## Required work
Nothing but the line with "Report: the Jones" and the lines after it should appear, each retyped exactly as in the listing.

::::::::

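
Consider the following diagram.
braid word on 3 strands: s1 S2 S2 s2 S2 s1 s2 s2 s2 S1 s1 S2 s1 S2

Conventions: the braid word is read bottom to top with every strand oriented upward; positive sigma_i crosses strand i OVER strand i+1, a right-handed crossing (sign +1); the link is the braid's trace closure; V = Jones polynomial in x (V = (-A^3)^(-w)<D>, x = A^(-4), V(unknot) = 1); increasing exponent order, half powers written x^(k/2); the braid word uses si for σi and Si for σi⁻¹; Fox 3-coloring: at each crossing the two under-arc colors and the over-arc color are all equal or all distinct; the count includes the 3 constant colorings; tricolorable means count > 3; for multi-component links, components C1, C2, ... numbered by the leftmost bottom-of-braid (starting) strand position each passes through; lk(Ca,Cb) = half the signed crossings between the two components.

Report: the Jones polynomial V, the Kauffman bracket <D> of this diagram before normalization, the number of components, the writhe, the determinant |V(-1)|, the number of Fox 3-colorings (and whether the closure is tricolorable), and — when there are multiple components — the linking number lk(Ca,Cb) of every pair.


V(x) = -x^-1 + 2 - x + 2x^2 - x^3 + x^4 - x^5
bracket: -A^-14 + A^-10 - A^-6 + 2A^-2 - A^2 + 2A^6 - A^10, w = +2
1 component, writhe +2, over 14 crossings
det 9, colorings 9 of 3^14 — tricolorable
observation: w = +2 shifts under R1 moves; the (-A^3)^(-2) factor cancels that in V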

::::::::

## Solved problem
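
Report: the Jones polynomial V, the Kauffman bracket <D> of this diagram before normalization, the number of components, the writhe, the determinant |V(-1)|, the number of Fox 3-colorings (and whether the closure is tricolorable), and — when there are multiple components — the linking number lk(Ca,Cb) of every pair.


V(x) = -x^-1 + 2 - x + 2x^2 - x^3 + x^4 - x^5
bracket: -A^-14 + A^-10 - A^-6 + 2A^-2 - A^2 + 2A^6 - A^10, w = +2
1 component, writhe +2, over 14 crossings
det 9, colorings 9 of 3^14 — tricolorable
observation: w = +2 shifts under R1 moves; the (-A^3)^(-2) factor cancels that in V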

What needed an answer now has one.